**Your objective:**
From the entries that follow, extract each line holding the string "leading".

**Provided data:**
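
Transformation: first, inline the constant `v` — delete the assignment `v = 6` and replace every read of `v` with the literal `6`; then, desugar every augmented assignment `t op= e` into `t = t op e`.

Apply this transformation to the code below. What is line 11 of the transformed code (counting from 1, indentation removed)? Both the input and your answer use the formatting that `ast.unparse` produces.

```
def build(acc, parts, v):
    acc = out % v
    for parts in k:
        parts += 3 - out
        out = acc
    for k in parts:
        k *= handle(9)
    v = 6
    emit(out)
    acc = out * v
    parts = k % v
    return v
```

Transformed code:
def build(acc, parts, v):
    acc = out % 6
    for parts in k:
        parts = parts + (3 - out)
        out = acc
    for k in parts:
        k = k * handle(9)
    emit(out)
    acc = out * 6
    parts = k % 6
    return 6

return 6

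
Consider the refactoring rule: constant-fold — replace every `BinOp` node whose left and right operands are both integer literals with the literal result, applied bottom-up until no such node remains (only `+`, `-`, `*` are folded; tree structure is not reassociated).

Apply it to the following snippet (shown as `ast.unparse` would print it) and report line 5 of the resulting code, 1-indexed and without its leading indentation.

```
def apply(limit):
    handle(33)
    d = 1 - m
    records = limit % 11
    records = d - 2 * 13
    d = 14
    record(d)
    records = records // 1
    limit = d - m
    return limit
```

records = d - 26

Transformed code:
def apply(limit):
    handle(33)
    d = 1 - m
    records = limit % 11
    records = d - 26
    d = 14
    record(d)
    records = records // 1
    limit = d - m
    return limit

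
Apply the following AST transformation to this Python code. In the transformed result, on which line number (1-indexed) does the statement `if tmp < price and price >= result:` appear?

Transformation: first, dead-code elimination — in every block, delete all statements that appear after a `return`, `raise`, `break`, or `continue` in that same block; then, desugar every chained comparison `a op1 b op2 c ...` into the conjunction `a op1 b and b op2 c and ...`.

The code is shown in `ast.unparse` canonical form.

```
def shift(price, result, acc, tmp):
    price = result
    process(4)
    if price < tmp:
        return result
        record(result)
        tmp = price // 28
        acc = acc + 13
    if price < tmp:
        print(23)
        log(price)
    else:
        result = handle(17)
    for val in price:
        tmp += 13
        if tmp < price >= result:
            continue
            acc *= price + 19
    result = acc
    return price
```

13

Transformed code:
def shift(price, result, acc, tmp):
    price = result
    process(4)
    if price < tmp:
        return result
    if price < tmp:
        print(23)
        log(price)
    else:
        result = handle(17)
    for val in price:
        tmp += 13
        if tmp < price and price >= result:
            continue
    result = acc
    return price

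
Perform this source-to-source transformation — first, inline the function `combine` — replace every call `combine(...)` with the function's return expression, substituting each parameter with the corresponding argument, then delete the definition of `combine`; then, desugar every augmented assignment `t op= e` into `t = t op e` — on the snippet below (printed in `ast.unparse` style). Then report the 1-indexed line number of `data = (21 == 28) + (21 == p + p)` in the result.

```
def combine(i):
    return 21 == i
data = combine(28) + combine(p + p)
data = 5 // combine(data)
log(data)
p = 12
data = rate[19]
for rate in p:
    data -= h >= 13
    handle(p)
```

Transformed code:
data = (21 == 28) + (21 == p + p)
data = 5 // (21 == data)
log(data)
p = 12
data = rate[19]
for rate in p:
    data = data - (h >= 13)
    handle(p)

1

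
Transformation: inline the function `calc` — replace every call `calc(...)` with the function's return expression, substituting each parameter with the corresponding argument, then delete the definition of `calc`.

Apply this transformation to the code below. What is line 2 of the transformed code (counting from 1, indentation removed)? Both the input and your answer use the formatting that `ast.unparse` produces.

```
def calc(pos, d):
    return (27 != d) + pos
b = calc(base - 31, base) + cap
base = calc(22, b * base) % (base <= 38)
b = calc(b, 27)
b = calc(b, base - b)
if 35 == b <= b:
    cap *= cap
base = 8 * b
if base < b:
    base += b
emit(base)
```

Transformed code:
b = (27 != base) + (base - 31) + cap
base = ((27 != b * base) + 22) % (base <= 38)
b = (27 != 27) + b
b = (27 != base - b) + b
if 35 == b <= b:
    cap *= cap
base = 8 * b
if base < b:
    base += b
emit(base)

base = ((27 != b * base) + 22) % (base <= 38)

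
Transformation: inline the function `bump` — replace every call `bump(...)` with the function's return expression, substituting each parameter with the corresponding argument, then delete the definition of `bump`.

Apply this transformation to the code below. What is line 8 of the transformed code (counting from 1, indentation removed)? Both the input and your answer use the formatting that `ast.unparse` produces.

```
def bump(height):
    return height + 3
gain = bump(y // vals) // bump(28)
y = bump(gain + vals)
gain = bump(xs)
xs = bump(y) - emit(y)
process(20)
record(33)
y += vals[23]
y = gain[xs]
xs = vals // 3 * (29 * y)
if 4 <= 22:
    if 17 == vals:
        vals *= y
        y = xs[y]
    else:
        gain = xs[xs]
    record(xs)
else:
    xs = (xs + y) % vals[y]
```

Transformed code:
gain = (y // vals + 3) // (28 + 3)
y = gain + vals + 3
gain = xs + 3
xs = y + 3 - emit(y)
process(20)
record(33)
y += vals[23]
y = gain[xs]
xs = vals // 3 * (29 * y)
if 4 <= 22:
    if 17 == vals:
        vals *= y
        y = xs[y]
    else:
        gain = xs[xs]
    record(xs)
else:
    xs = (xs + y) % vals[y]

y = gain[xs]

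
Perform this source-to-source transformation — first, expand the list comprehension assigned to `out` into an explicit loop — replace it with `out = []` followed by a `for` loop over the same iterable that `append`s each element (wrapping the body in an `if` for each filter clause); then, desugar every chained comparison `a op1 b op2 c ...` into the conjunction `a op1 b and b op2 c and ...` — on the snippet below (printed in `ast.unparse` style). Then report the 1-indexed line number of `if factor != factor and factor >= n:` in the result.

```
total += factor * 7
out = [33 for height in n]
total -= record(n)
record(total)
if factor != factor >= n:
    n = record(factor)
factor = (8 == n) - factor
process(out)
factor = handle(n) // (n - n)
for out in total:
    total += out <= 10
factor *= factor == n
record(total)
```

7

Transformed code:
total += factor * 7
out = []
for height in n:
    out.append(33)
total -= record(n)
record(total)
if factor != factor and factor >= n:
    n = record(factor)
factor = (8 == n) - factor
process(out)
factor = handle(n) // (n - n)
for out in total:
    total += out <= 10
factor *= factor == n
record(total)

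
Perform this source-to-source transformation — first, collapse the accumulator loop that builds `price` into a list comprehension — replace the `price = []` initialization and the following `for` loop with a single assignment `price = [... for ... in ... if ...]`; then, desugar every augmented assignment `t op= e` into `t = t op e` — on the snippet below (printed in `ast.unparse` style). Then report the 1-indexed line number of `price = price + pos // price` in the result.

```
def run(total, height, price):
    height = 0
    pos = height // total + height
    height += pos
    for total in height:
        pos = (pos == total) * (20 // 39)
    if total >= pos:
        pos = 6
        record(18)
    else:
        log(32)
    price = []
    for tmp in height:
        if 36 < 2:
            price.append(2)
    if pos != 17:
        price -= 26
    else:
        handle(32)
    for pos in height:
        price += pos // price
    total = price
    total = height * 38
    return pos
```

Transformed code:
def run(total, height, price):
    height = 0
    pos = height // total + height
    height = height + pos
    for total in height:
        pos = (pos == total) * (20 // 39)
    if total >= pos:
        pos = 6
        record(18)
    else:
        log(32)
    price = [2 for tmp in height if 36 < 2]
    if pos != 17:
        price = price - 26
    else:
        handle(32)
    for pos in height:
        price = price + pos // price
    total = price
    total = height * 38
    return pos

18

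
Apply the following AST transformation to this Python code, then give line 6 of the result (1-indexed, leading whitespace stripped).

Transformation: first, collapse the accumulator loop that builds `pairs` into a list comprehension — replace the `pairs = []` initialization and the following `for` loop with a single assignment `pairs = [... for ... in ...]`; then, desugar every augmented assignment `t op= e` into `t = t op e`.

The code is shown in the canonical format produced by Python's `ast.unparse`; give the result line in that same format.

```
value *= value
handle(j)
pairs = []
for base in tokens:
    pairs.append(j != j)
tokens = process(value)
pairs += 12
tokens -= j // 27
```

tokens = tokens - j // 27

Transformed code:
value = value * value
handle(j)
pairs = [j != j for base in tokens]
tokens = process(value)
pairs = pairs + 12
tokens = tokens - j // 27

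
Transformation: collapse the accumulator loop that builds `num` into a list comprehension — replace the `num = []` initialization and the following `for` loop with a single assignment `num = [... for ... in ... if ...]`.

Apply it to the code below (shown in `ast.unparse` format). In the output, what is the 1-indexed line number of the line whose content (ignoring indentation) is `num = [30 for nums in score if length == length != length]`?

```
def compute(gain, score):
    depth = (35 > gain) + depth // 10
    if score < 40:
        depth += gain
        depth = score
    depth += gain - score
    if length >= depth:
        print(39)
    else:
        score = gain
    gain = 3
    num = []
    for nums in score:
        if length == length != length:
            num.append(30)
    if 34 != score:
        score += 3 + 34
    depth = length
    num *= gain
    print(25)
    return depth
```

12

Transformed code:
def compute(gain, score):
    depth = (35 > gain) + depth // 10
    if score < 40:
        depth += gain
        depth = score
    depth += gain - score
    if length >= depth:
        print(39)
    else:
        score = gain
    gain = 3
    num = [30 for nums in score if length == length != length]
    if 34 != score:
        score += 3 + 34
    depth = length
    num *= gain
    print(25)
    return depth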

**Response to this task:**
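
Apply it to the following snippet (shown as `ast.unparse` would print it) and report line 5 of the resulting code, 1-indexed and without its leading indentation.
Apply the following AST transformation to this Python code, then give line 6 of the result (1-indexed, leading whitespace stripped).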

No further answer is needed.